WHAT THE TASK REQUIRES
All lines of the material below that include the string "chooses" are to be copied.

[GIVEN INFORMATION — start]

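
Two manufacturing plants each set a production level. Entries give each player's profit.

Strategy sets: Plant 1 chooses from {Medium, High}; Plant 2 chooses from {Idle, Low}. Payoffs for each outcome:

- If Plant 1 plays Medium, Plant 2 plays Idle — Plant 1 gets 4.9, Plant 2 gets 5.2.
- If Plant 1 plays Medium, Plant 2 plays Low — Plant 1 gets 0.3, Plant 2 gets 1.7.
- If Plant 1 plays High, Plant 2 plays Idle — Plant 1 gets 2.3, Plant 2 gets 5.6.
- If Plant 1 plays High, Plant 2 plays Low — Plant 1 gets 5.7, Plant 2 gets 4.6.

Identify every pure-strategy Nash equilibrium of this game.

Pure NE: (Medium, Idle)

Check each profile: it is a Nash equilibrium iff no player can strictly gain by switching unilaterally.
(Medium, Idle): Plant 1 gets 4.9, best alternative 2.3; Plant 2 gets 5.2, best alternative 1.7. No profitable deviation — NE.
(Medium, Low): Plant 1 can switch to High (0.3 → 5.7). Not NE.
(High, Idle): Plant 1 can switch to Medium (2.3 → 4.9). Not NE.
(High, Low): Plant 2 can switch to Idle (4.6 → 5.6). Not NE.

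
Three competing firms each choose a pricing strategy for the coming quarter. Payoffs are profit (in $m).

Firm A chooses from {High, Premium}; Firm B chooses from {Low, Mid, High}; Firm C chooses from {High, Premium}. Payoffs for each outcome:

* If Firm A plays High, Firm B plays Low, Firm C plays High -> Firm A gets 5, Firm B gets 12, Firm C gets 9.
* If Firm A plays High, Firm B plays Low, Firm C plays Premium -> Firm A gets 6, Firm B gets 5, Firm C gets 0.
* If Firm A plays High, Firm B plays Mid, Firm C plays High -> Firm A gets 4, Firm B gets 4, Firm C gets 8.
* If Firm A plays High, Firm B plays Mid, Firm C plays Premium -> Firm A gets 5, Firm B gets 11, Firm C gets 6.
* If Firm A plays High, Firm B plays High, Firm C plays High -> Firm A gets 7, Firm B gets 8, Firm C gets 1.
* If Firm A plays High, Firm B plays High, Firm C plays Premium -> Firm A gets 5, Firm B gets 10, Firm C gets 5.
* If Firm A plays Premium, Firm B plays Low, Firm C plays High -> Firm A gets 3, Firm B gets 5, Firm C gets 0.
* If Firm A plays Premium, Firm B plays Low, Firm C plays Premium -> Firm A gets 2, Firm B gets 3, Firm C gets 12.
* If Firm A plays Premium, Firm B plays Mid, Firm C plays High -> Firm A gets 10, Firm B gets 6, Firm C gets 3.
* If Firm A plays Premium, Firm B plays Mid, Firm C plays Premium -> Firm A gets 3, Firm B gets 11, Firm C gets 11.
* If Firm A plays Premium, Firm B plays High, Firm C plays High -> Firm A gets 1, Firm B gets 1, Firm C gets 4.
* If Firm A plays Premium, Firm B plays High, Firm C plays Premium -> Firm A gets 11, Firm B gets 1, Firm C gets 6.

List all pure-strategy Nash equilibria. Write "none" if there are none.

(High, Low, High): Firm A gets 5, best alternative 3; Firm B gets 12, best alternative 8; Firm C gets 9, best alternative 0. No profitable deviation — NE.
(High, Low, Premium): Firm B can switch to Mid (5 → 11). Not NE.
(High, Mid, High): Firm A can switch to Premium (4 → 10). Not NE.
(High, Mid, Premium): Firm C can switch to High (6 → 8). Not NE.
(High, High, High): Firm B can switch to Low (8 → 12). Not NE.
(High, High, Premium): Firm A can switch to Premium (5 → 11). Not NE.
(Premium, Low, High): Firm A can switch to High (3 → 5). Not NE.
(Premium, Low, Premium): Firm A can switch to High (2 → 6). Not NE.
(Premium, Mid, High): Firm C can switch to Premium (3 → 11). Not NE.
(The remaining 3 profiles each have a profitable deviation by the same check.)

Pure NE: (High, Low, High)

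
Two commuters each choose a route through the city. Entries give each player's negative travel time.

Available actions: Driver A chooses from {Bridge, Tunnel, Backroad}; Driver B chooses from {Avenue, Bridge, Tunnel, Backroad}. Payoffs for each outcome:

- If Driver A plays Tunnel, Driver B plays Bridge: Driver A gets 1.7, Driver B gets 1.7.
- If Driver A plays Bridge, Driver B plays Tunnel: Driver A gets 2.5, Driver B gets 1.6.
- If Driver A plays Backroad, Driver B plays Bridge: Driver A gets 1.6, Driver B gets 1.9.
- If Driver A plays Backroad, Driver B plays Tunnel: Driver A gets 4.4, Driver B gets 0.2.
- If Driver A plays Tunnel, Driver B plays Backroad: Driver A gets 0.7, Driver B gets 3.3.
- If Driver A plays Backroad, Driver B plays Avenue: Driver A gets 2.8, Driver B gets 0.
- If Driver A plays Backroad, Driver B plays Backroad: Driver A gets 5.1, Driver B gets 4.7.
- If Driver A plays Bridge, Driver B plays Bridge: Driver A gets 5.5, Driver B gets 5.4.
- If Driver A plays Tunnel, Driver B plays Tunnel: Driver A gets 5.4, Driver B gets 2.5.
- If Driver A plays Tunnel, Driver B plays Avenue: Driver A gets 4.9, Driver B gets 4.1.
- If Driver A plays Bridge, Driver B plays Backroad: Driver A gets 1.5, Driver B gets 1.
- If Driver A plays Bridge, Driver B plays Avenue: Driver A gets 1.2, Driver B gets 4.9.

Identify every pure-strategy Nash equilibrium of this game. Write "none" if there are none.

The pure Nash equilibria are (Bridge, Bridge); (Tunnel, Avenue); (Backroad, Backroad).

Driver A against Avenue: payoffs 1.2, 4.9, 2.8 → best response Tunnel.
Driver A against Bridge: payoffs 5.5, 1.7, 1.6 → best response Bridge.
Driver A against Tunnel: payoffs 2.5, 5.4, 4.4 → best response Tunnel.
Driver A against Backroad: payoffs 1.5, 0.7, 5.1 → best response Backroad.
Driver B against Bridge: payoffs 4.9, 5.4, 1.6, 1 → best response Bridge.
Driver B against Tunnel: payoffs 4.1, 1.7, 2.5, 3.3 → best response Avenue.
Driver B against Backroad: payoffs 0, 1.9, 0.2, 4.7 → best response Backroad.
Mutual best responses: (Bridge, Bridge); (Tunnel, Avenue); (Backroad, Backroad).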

[GIVEN INFORMATION — finish]

EXPECTED OUTPUT
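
Strategy sets: Plant 1 chooses from {Medium, High}; Plant 2 chooses from {Idle, Low}. Payoffs for each outcome:
Firm A chooses from {High, Premium}; Firm B chooses from {Low, Mid, High}; Firm C chooses from {High, Premium}. Payoffs for each outcome:
Available actions: Driver A chooses from {Bridge, Tunnel, Backroad}; Driver B chooses from {Avenue, Bridge, Tunnel, Backroad}. Payoffs for each outcome: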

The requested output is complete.